> _EXERCISE DATA_:
+---+

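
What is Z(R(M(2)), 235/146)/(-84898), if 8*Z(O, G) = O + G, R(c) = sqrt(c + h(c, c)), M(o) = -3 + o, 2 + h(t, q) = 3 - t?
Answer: -381/99160864 ≈ -3.8422e-6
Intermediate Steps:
h(t, q) = 1 - t (h(t, q) = -2 + (3 - t) = 1 - t)
R(c) = 1 (R(c) = sqrt(c + (1 - c)) = sqrt(1) = 1)
Z(O, G) = G/8 + O/8 (Z(O, G) = (O + G)/8 = (G + O)/8 = G/8 + O/8)
Z(R(M(2)), 235/146)/(-84898) = ((235/146)/8 + (1/8)*1)/(-84898) = ((235*(1/146))/8 + 1/8)*(-1/84898) = ((1/8)*(235/146) + 1/8)*(-1/84898) = (235/1168 + 1/8)*(-1/84898) = (381/1168)*(-1/84898) = -381/99160864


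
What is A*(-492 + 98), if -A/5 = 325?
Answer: 640250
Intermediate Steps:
A = -1625 (A = -5*325 = -1625)
A*(-492 + 98) = -1625*(-492 + 98) = -1625*(-394) = 640250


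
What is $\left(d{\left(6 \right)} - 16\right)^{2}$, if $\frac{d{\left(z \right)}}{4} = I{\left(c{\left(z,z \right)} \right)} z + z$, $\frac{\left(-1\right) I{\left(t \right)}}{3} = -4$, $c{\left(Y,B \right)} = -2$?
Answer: $87616$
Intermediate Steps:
$I{\left(t \right)} = 12$ ($I{\left(t \right)} = \left(-3\right) \left(-4\right) = 12$)
$d{\left(z \right)} = 52 z$ ($d{\left(z \right)} = 4 \left(12 z + z\right) = 4 \cdot 13 z = 52 z$)
$\left(d{\left(6 \right)} - 16\right)^{2} = \left(52 \cdot 6 - 16\right)^{2} = \left(312 - 16\right)^{2} = 296^{2} = 87616$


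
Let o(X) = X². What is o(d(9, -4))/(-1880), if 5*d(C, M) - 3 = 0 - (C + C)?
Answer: -9/1880 ≈ -0.0047872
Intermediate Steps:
d(C, M) = ⅗ - 2*C/5 (d(C, M) = ⅗ + (0 - (C + C))/5 = ⅗ + (0 - 2*C)/5 = ⅗ + (-2*C)/5 = ⅗ - 2*C/5)
o(d(9, -4))/(-1880) = (⅗ - ⅖*9)²/(-1880) = (⅗ - 18/5)²*(-1/1880) = (-3)²*(-1/1880) = 9*(-1/1880) = -9/1880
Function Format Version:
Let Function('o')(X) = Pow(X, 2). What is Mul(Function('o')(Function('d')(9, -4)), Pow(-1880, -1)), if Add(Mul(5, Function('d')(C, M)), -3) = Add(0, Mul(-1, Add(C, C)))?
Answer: Rational(-9, 1880) ≈ -0.0047872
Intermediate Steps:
Function('d')(C, M) = Add(Rational(3, 5), Mul(Rational(-2, 5), C)) (Function('d')(C, M) = Add(Rational(3, 5), Mul(Rational(1, 5), Add(0, Mul(-1, Add(C, C))))) = Add(Rational(3, 5), Mul(Rational(1, 5), Add(0, Mul(-1, Mul(2, C))))) = Add(Rational(3, 5), Mul(Rational(1, 5), Add(0, Mul(-2, C)))) = Add(Rational(3, 5), Mul(Rational(1, 5), Mul(-2, C))) = Add(Rational(3, 5), Mul(Rational(-2, 5), C)))
Mul(Function('o')(Function('d')(9, -4)), Pow(-1880, -1)) = Mul(Pow(Add(Rational(3, 5), Mul(Rational(-2, 5), 9)), 2), Pow(-1880, -1)) = Mul(Pow(Add(Rational(3, 5), Rational(-18, 5)), 2), Rational(-1, 1880)) = Mul(Pow(-3, 2), Rational(-1, 1880)) = Mul(9, Rational(-1, 1880)) = Rational(-9, 1880)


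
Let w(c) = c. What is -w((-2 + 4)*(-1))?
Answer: 2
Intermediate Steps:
-w((-2 + 4)*(-1)) = -(-2 + 4)*(-1) = -2*(-1) = -1*(-2) = 2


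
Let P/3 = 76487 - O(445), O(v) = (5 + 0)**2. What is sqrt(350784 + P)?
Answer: sqrt(580170) ≈ 761.69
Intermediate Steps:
O(v) = 25 (O(v) = 5**2 = 25)
P = 229386 (P = 3*(76487 - 1*25) = 3*(76487 - 25) = 3*76462 = 229386)
sqrt(350784 + P) = sqrt(350784 + 229386) = sqrt(580170)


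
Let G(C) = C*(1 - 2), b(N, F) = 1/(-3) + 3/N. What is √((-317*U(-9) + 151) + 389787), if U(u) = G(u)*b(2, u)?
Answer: √1546438/2 ≈ 621.78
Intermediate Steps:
b(N, F) = -⅓ + 3/N (b(N, F) = 1*(-⅓) + 3/N = -⅓ + 3/N)
G(C) = -C (G(C) = C*(-1) = -C)
U(u) = -7*u/6 (U(u) = (-u)*((⅓)*(9 - 1*2)/2) = (-u)*((⅓)*(½)*(9 - 2)) = (-u)*((⅓)*(½)*7) = -u*(7/6) = -7*u/6)
√((-317*U(-9) + 151) + 389787) = √((-(-2219)*(-9)/6 + 151) + 389787) = √((-317*21/2 + 151) + 389787) = √((-6657/2 + 151) + 389787) = √(-6355/2 + 389787) = √(773219/2) = √1546438/2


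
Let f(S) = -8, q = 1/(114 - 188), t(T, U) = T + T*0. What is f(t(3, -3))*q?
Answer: 4/37 ≈ 0.10811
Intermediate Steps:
t(T, U) = T (t(T, U) = T + 0 = T)
q = -1/74 (q = 1/(-74) = -1/74 ≈ -0.013514)
f(t(3, -3))*q = -8*(-1/74) = 4/37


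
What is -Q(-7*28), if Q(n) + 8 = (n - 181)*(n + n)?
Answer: -147776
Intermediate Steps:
Q(n) = -8 + 2*n*(-181 + n) (Q(n) = -8 + (n - 181)*(n + n) = -8 + (-181 + n)*(2*n) = -8 + 2*n*(-181 + n))
-Q(-7*28) = -(-8 - (-2534)*28 + 2*(-7*28)²) = -(-8 - 362*(-196) + 2*(-196)²) = -(-8 + 70952 + 2*38416) = -(-8 + 70952 + 76832) = -1*147776 = -147776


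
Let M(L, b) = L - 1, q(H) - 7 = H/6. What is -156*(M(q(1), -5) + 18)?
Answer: -3770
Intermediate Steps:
q(H) = 7 + H/6
M(L, b) = -1 + L
-156*(M(q(1), -5) + 18) = -156*((-1 + (7 + (1/6)*1)) + 18) = -156*((-1 + (7 + 1/6)) + 18) = -156*((-1 + 43/6) + 18) = -156*(37/6 + 18) = -156*145/6 = -3770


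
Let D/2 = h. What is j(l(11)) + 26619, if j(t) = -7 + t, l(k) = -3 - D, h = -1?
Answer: 26611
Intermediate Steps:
D = -2 (D = 2*(-1) = -2)
l(k) = -1 (l(k) = -3 - 1*(-2) = -3 + 2 = -1)
j(l(11)) + 26619 = (-7 - 1) + 26619 = -8 + 26619 = 26611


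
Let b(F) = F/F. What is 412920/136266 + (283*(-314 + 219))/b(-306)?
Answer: -610516415/22711 ≈ -26882.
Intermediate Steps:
b(F) = 1
412920/136266 + (283*(-314 + 219))/b(-306) = 412920/136266 + (283*(-314 + 219))/1 = 412920*(1/136266) + (283*(-95))*1 = 68820/22711 - 26885*1 = 68820/22711 - 26885 = -610516415/22711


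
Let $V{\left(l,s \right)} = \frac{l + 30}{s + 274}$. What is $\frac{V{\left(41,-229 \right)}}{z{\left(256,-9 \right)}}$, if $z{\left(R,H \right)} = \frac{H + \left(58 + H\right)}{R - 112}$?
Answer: $\frac{142}{25} \approx 5.68$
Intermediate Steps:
$V{\left(l,s \right)} = \frac{30 + l}{274 + s}$
$z{\left(R,H \right)} = \frac{58 + 2 H}{-112 + R}$
$\frac{V{\left(41,-229 \right)}}{z{\left(256,-9 \right)}} = \frac{\frac{1}{274 - 229} \left(30 + 41\right)}{2 \frac{1}{-112 + 256} \left(29 - 9\right)} = \frac{\frac{1}{45} \cdot 71}{2 \cdot \frac{1}{144} \cdot 20} = \frac{71}{45 \cdot \frac{5}{18}} = \frac{71}{45} \cdot \frac{18}{5} = \frac{142}{25}$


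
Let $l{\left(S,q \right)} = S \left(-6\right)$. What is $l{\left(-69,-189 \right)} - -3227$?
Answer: $3641$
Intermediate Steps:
$l{\left(S,q \right)} = - 6 S$
$l{\left(-69,-189 \right)} - -3227 = \left(-6\right) \left(-69\right) - -3227 = 414 + 3227 = 3641$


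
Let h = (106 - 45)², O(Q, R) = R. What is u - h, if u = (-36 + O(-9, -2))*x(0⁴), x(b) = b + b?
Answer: -3721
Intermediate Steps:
x(b) = 2*b
u = 0 (u = (-36 - 2)*(2*0⁴) = -76*0 = -38*0 = 0)
h = 3721 (h = 61² = 3721)
u - h = 0 - 1*3721 = 0 - 3721 = -3721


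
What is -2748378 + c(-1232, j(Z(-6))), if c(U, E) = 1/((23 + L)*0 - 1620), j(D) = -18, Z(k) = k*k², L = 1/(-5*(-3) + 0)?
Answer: -4452372361/1620 ≈ -2.7484e+6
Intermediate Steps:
L = 1/15 (L = 1/(15 + 0) = 1/15 ≈ 0.066667)
Z(k) = k³
c(U, E) = -1/1620 (c(U, E) = 1/((23 + 1/15)*0 - 1620) = 1/((346/15)*0 - 1620) = 1/(0 - 1620) = 1/(-1620) = -1/1620)
-2748378 + c(-1232, j(Z(-6))) = -2748378 - 1/1620 = -4452372361/1620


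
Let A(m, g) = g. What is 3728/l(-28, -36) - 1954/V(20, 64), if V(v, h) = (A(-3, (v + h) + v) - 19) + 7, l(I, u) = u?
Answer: -51665/414 ≈ -124.79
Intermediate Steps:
V(v, h) = -12 + h + 2*v (V(v, h) = (((v + h) + v) - 19) + 7 = (((h + v) + v) - 19) + 7 = ((h + 2*v) - 19) + 7 = (-19 + h + 2*v) + 7 = -12 + h + 2*v)
3728/l(-28, -36) - 1954/V(20, 64) = 3728/(-36) - 1954/(-12 + 64 + 2*20) = 3728*(-1/36) - 1954/(-12 + 64 + 40) = -932/9 - 1954/92 = -932/9 - 1954*1/92 = -932/9 - 977/46 = -51665/414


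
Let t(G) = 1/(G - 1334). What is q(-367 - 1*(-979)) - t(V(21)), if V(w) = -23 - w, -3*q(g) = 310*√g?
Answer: 1/1378 - 620*√17 ≈ -2556.3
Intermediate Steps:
q(g) = -310*√g/3
t(G) = 1/(-1334 + G)
q(-367 - 1*(-979)) - t(V(21)) = -310*√(-367 - 1*(-979))/3 - 1/(-1334 + (-23 - 1*21)) = -310*√(-367 + 979)/3 - 1/(-1334 + (-23 - 21)) = -620*√17 - 1/(-1334 - 44) = -620*√17 - 1/(-1378) = -620*√17 - 1*(-1/1378) = -620*√17 + 1/1378 = 1/1378 - 620*√17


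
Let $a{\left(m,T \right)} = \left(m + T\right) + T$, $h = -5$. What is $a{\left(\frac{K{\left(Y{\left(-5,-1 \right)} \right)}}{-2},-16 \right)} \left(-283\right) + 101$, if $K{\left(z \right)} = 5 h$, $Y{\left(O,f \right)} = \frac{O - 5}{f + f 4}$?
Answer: $\frac{11239}{2} \approx 5619.5$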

+---+

> _WHAT IS REQUIRED_:
Please output an exact copy of the lines above, from the opening line of the data down to the line that contains "Answer: $87616$".

> _EXERCISE ANSWER_:
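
What is Z(R(M(2)), 235/146)/(-84898), if 8*Z(O, G) = O + G, R(c) = sqrt(c + h(c, c)), M(o) = -3 + o, 2 + h(t, q) = 3 - t?
Answer: -381/99160864 ≈ -3.8422e-6
Intermediate Steps:
h(t, q) = 1 - t (h(t, q) = -2 + (3 - t) = 1 - t)
R(c) = 1 (R(c) = sqrt(c + (1 - c)) = sqrt(1) = 1)
Z(O, G) = G/8 + O/8 (Z(O, G) = (O + G)/8 = (G + O)/8 = G/8 + O/8)
Z(R(M(2)), 235/146)/(-84898) = ((235/146)/8 + (1/8)*1)/(-84898) = ((235*(1/146))/8 + 1/8)*(-1/84898) = ((1/8)*(235/146) + 1/8)*(-1/84898) = (235/1168 + 1/8)*(-1/84898) = (381/1168)*(-1/84898) = -381/99160864


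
What is A*(-492 + 98), if -A/5 = 325?
Answer: 640250
Intermediate Steps:
A = -1625 (A = -5*325 = -1625)
A*(-492 + 98) = -1625*(-492 + 98) = -1625*(-394) = 640250


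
What is $\left(d{\left(6 \right)} - 16\right)^{2}$, if $\frac{d{\left(z \right)}}{4} = I{\left(c{\left(z,z \right)} \right)} z + z$, $\frac{\left(-1\right) I{\left(t \right)}}{3} = -4$, $c{\left(Y,B \right)} = -2$?
Answer: $87616$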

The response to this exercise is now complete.